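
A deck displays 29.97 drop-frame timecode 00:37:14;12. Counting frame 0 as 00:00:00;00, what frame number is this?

As if non-drop at 30 labels/s: (0 × 3600 + 37 × 60 + 14) × 30 + 12 = 67032.
Minute boundaries passed: 37; those not divisible by 10: 37 − 3 = 34; dropped labels = 2 × 34 = 68.
Actual frame index = 67032 − 68 = 66964.

66964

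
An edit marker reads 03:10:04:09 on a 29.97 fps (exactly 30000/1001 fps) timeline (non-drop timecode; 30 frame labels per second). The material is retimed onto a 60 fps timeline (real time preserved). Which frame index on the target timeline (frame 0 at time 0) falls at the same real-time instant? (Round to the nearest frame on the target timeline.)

frame 684942

Source frame index: (3×3600 + 10×60 + 4) × 30 + 9 = 342129.
Real time: 342129 / (30000/1001) = 114157043/10000 s.
Target frame: (114157043/10000) × (60) = 342471129/500 ≈ 684942.258 → 684942.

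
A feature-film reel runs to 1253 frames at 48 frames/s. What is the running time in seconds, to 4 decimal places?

26.1042 seconds

Running time = 1253 × 1/48 = 1253/48 s ≈ 26.1042 s.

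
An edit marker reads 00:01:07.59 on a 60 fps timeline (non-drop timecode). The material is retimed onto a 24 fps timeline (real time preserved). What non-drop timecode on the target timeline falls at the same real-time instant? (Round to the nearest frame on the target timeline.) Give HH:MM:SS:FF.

00:01:08:00

Source frame index: (0×3600 + 1×60 + 7) × 60 + 59 = 4079.
Real time: 4079 / (60) = 4079/60 s.
Target frame: (4079/60) × (24) = 8158/5 ≈ 1631.600 → 1632.
At 24 labels/s: frame 1632 → 00:01:08:00.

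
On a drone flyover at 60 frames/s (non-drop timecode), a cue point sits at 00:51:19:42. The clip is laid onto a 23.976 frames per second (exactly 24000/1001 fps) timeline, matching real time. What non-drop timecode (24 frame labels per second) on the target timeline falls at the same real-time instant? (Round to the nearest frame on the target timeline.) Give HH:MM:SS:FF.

Source frame index: (0×3600 + 51×60 + 19) × 60 + 42 = 184782.
Real time: 184782 / (60) = 30797/10 s.
Target frame: (30797/10) × (24000/1001) = 5685600/77 ≈ 73838.961 → 73839.
At 24 labels/s: frame 73839 → 00:51:16:15.

00:51:16:15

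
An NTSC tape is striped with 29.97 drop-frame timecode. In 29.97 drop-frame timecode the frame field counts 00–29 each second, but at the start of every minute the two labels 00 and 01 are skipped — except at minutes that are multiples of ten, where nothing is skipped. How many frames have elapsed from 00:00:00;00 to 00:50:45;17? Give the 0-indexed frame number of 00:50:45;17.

91277

Complete 10-minute blocks: 5, each 17982 frames → 89910.
Remaining 0 whole minutes in the current block: 0 frames.
Within the current minute: 45 × 30 + 17 = 1367. Total = 89910 + 0 + 1367 = 91277.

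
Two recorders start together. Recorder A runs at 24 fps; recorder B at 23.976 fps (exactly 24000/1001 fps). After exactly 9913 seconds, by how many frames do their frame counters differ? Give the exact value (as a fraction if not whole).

237912/1001 frames

A emits 24 × 9913 = 237912 frames; B emits 24000/1001 × 9913 = 237912000/1001.
Difference = 237912/1001 frames (≈ 237.6743); B is behind A.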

What needs to be done:
Output the listing above without altering a single character.

Output of the exercise:
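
A deck displays 29.97 drop-frame timecode 00:37:14;12. Counting frame 0 as 00:00:00;00, what frame number is this?

As if non-drop at 30 labels/s: (0 × 3600 + 37 × 60 + 14) × 30 + 12 = 67032.
Minute boundaries passed: 37; those not divisible by 10: 37 − 3 = 34; dropped labels = 2 × 34 = 68.
Actual frame index = 67032 − 68 = 66964.

66964

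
An edit marker reads 03:10:04:09 on a 29.97 fps (exactly 30000/1001 fps) timeline (non-drop timecode; 30 frame labels per second). The material is retimed onto a 60 fps timeline (real time preserved). Which frame index on the target timeline (frame 0 at time 0) falls at the same real-time instant? (Round to the nearest frame on the target timeline.)

frame 684942

Source frame index: (3×3600 + 10×60 + 4) × 30 + 9 = 342129.
Real time: 342129 / (30000/1001) = 114157043/10000 s.
Target frame: (114157043/10000) × (60) = 342471129/500 ≈ 684942.258 → 684942.

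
A feature-film reel runs to 1253 frames at 48 frames/s. What is the running time in seconds, to 4 decimal places?

26.1042 seconds

Running time = 1253 × 1/48 = 1253/48 s ≈ 26.1042 s.

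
An edit marker reads 00:01:07.59 on a 60 fps timeline (non-drop timecode). The material is retimed onto a 24 fps timeline (real time preserved). What non-drop timecode on the target timeline falls at the same real-time instant? (Round to the nearest frame on the target timeline.) Give HH:MM:SS:FF.

00:01:08:00

Source frame index: (0×3600 + 1×60 + 7) × 60 + 59 = 4079.
Real time: 4079 / (60) = 4079/60 s.
Target frame: (4079/60) × (24) = 8158/5 ≈ 1631.600 → 1632.
At 24 labels/s: frame 1632 → 00:01:08:00.

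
On a drone flyover at 60 frames/s (non-drop timecode), a cue point sits at 00:51:19:42. The clip is laid onto a 23.976 frames per second (exactly 24000/1001 fps) timeline, matching real time. What non-drop timecode (24 frame labels per second) on the target timeline falls at the same real-time instant? (Round to the nearest frame on the target timeline.) Give HH:MM:SS:FF.

Source frame index: (0×3600 + 51×60 + 19) × 60 + 42 = 184782.
Real time: 184782 / (60) = 30797/10 s.
Target frame: (30797/10) × (24000/1001) = 5685600/77 ≈ 73838.961 → 73839.
At 24 labels/s: frame 73839 → 00:51:16:15.

00:51:16:15

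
An NTSC tape is striped with 29.97 drop-frame timecode. In 29.97 drop-frame timecode the frame field counts 00–29 each second, but at the start of every minute the two labels 00 and 01 are skipped — except at minutes that are multiples of ten, where nothing is skipped. How many frames have elapsed from 00:00:00;00 to 00:50:45;17? Give the 0-indexed frame number of 00:50:45;17.

91277

Complete 10-minute blocks: 5, each 17982 frames → 89910.
Remaining 0 whole minutes in the current block: 0 frames.
Within the current minute: 45 × 30 + 17 = 1367. Total = 89910 + 0 + 1367 = 91277.

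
Two recorders start together. Recorder A runs at 24 fps; recorder B at 23.976 fps (exactly 24000/1001 fps). After exactly 9913 seconds, by how many frames do their frame counters differ? Give the exact value (as a fraction if not whole).

237912/1001 frames

A emits 24 × 9913 = 237912 frames; B emits 24000/1001 × 9913 = 237912000/1001.
Difference = 237912/1001 frames (≈ 237.6743); B is behind A.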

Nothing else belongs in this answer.